__Task material__.
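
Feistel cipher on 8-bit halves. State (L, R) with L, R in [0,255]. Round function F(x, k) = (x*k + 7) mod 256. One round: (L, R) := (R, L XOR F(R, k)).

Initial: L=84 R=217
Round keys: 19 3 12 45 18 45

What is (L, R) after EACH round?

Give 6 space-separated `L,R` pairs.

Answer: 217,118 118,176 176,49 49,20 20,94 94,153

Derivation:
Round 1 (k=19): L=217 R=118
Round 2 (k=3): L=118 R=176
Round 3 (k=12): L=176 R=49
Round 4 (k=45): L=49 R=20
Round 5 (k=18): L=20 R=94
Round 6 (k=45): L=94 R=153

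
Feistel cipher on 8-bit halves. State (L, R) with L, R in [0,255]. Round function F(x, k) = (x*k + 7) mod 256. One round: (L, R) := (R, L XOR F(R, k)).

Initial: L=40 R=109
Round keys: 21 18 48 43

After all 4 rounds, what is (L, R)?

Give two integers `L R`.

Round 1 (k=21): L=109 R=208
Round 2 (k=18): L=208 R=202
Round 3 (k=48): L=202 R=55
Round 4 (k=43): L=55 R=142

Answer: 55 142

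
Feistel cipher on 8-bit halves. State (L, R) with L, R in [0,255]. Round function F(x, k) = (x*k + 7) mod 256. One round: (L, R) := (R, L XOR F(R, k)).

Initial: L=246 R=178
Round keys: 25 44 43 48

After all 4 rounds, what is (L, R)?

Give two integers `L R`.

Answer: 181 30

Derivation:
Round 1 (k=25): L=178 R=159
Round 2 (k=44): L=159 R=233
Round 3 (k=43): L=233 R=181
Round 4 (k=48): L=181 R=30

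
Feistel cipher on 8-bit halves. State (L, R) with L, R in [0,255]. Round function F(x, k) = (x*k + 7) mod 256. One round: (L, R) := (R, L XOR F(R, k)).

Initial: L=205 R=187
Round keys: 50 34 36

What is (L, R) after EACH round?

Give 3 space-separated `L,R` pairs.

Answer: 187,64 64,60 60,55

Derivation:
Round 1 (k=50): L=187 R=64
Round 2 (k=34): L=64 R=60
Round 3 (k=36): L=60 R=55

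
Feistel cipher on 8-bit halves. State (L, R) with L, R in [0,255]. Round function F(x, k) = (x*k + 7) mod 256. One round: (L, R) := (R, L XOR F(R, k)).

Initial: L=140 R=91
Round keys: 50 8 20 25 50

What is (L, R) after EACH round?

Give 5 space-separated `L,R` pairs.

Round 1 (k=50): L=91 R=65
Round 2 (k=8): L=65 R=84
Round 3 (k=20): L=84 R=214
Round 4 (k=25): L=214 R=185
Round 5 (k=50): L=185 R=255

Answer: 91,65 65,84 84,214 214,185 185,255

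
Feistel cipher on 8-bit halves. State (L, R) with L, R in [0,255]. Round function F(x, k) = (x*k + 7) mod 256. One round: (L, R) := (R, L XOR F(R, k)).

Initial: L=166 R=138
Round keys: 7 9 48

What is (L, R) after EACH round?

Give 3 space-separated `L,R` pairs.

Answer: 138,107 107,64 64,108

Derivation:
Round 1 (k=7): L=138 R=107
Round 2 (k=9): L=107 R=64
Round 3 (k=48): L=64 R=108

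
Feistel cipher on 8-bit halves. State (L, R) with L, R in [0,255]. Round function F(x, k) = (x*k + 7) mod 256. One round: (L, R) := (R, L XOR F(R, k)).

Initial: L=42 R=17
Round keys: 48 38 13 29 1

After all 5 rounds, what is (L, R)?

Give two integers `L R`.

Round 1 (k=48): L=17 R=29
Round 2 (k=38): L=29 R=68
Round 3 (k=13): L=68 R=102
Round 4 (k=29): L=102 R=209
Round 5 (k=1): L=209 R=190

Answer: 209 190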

==

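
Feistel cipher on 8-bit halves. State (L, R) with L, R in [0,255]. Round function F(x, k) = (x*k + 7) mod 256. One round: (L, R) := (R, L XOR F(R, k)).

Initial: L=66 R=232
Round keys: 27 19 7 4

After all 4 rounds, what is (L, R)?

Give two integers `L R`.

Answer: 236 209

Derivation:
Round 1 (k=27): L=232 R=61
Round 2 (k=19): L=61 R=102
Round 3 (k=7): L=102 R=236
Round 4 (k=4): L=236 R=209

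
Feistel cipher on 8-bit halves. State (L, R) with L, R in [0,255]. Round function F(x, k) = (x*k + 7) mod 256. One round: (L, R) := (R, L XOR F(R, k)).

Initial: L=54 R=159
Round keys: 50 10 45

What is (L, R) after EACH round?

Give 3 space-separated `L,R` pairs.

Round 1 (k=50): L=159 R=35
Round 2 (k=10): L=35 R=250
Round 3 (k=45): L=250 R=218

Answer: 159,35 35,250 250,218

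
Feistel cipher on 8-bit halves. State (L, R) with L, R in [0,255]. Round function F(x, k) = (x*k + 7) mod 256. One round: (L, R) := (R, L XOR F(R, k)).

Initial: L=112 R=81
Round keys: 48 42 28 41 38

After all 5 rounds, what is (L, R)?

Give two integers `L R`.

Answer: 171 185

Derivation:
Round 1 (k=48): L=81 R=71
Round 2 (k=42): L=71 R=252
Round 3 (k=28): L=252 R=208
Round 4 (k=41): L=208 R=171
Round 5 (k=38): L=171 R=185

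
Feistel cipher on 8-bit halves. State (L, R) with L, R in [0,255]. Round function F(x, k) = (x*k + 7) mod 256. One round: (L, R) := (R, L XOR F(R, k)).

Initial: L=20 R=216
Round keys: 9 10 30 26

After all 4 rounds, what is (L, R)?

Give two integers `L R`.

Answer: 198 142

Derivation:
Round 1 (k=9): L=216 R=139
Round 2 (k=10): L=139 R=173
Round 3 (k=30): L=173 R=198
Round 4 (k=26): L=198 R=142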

__What this task involves__.
The lines above that hold the string "keys" are to be located and copied.

__Solution to this task__.
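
Round keys: 19 3 12 45 18 45
Round keys: 21 18 48 43
Round keys: 25 44 43 48
Round keys: 50 34 36
Round keys: 50 8 20 25 50
Round keys: 7 9 48
Round keys: 48 38 13 29 1
Round keys: 27 19 7 4
Round keys: 50 10 45
Round keys: 48 42 28 41 38
Round keys: 9 10 30 26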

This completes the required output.